>>
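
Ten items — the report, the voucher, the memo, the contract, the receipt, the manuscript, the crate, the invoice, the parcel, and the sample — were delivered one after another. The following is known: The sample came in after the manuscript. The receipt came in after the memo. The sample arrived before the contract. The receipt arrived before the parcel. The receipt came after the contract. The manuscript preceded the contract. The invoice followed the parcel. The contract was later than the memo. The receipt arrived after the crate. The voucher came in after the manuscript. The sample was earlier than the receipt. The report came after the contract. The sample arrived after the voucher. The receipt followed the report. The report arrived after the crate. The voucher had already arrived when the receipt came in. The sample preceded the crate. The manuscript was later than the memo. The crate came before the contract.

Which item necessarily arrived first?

the memo

The memo has a chain of constraints placing it before every other item, so the memo must be first.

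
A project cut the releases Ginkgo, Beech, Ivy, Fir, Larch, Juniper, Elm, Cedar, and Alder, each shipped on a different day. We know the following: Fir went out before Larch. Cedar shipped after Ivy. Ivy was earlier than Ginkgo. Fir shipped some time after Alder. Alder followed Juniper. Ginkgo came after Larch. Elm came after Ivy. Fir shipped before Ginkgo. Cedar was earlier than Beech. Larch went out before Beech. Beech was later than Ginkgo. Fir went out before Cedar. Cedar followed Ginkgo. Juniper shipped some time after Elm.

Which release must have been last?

Every other release has a chain of constraints placing it before Beech, so Beech is last.

Beech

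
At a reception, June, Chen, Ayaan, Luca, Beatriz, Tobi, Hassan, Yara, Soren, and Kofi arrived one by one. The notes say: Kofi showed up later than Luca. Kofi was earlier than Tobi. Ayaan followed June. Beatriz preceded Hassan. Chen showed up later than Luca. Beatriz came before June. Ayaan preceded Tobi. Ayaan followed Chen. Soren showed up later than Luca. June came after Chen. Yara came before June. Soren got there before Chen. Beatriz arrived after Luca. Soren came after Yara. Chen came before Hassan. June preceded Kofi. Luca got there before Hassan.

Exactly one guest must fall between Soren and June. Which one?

Chen

Tracing the constraints gives Soren → Chen → June, so Chen sits after Soren and before June.
No other guest is forced both after Soren and before June.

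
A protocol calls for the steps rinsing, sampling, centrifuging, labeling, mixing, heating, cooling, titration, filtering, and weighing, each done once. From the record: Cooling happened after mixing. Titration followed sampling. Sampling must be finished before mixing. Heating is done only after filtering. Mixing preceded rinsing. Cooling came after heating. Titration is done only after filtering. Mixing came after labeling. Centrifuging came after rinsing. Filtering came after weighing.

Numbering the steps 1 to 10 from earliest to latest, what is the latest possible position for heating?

9

Heating must come before cooling — 1 step forced after it.
Everything else can be placed before heating in some valid order, so heating can sit as late as position 10 − 1 = 9.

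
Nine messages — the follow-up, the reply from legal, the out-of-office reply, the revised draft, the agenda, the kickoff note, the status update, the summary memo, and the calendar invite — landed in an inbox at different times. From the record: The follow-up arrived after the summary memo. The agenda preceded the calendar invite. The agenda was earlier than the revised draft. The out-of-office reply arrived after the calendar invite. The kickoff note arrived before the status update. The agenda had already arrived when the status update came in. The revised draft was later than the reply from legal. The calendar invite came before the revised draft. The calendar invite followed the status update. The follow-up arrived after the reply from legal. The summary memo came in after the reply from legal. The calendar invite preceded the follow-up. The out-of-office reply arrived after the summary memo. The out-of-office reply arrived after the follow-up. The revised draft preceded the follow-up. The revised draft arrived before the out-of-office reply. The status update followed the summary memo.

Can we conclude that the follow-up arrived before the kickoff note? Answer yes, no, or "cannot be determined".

no

Tracing the constraints gives the kickoff note → the status update → the calendar invite → the follow-up, so the kickoff note must come before the follow-up.
That means the follow-up cannot be before the kickoff note.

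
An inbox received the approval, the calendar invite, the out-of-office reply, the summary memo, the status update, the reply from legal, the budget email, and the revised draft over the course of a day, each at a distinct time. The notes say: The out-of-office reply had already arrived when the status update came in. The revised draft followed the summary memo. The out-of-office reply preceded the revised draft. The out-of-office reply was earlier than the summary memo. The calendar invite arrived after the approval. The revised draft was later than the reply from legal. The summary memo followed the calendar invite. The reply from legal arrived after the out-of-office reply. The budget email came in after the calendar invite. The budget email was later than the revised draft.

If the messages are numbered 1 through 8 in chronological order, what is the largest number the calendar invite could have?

The calendar invite must come before the budget email, the revised draft, and the summary memo — 3 messages forced after it.
Everything else can be placed before the calendar invite in some valid order, so the calendar invite can sit as late as position 8 − 3 = 5.

5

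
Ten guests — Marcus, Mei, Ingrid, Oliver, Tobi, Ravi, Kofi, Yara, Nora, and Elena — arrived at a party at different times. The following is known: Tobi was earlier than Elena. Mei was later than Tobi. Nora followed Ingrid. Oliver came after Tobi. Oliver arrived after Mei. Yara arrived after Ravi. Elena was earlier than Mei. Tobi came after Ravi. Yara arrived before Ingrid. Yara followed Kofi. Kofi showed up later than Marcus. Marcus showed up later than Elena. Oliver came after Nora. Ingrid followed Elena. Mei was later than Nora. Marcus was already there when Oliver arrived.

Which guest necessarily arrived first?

Ravi

Ravi has a chain of constraints placing them before every other guest, so Ravi must be first.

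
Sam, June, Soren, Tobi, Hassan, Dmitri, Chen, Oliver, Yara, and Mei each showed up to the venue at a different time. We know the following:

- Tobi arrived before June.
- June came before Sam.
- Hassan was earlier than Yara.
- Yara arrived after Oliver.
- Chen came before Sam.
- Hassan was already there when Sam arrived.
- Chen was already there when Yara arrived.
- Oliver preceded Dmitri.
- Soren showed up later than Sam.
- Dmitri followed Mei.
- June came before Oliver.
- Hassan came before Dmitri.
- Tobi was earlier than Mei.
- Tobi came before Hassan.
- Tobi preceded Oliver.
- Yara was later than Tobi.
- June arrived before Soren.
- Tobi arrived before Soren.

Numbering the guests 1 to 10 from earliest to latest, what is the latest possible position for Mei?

9

Mei must come before Dmitri — 1 guest forced after them.
Everything else can be placed before Mei in some valid order, so Mei can sit as late as position 10 − 1 = 9.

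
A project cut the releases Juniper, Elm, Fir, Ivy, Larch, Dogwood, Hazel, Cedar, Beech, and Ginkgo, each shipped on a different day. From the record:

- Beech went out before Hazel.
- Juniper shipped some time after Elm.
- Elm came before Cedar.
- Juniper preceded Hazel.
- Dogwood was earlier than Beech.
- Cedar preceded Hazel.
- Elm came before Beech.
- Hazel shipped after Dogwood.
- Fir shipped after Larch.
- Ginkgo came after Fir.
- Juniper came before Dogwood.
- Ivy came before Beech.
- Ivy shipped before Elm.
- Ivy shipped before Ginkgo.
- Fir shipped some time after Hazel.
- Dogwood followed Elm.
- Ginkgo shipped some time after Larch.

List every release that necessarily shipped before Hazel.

Directly stated before Hazel: Beech, Cedar, Dogwood, and Juniper.
Elm reaches Hazel via Elm → Cedar → Hazel.
Ivy reaches Hazel via Ivy → Beech → Hazel.
No chain forces Larch (or any of the others) ahead of Hazel.

Beech, Cedar, Dogwood, Elm, Ivy, Juniper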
<<
**Task goal:** Copy out every line of the data that includes "inbox".

**Solution:**
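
Nine messages — the follow-up, the reply from legal, the out-of-office reply, the revised draft, the agenda, the kickoff note, the status update, the summary memo, and the calendar invite — landed in an inbox at different times. From the record: The follow-up arrived after the summary memo. The agenda preceded the calendar invite. The agenda was earlier than the revised draft. The out-of-office reply arrived after the calendar invite. The kickoff note arrived before the status update. The agenda had already arrived when the status update came in. The revised draft was later than the reply from legal. The calendar invite came before the revised draft. The calendar invite followed the status update. The follow-up arrived after the reply from legal. The summary memo came in after the reply from legal. The calendar invite preceded the follow-up. The out-of-office reply arrived after the summary memo. The out-of-office reply arrived after the follow-up. The revised draft preceded the follow-up. The revised draft arrived before the out-of-office reply. The status update followed the summary memo.
An inbox received the approval, the calendar invite, the out-of-office reply, the summary memo, the status update, the reply from legal, the budget email, and the revised draft over the course of a day, each at a distinct time. The notes say: The out-of-office reply had already arrived when the status update came in. The revised draft followed the summary memo. The out-of-office reply preceded the revised draft. The out-of-office reply was earlier than the summary memo. The calendar invite arrived after the approval. The revised draft was later than the reply from legal. The summary memo followed the calendar invite. The reply from legal arrived after the out-of-office reply. The budget email came in after the calendar invite. The budget email was later than the revised draft.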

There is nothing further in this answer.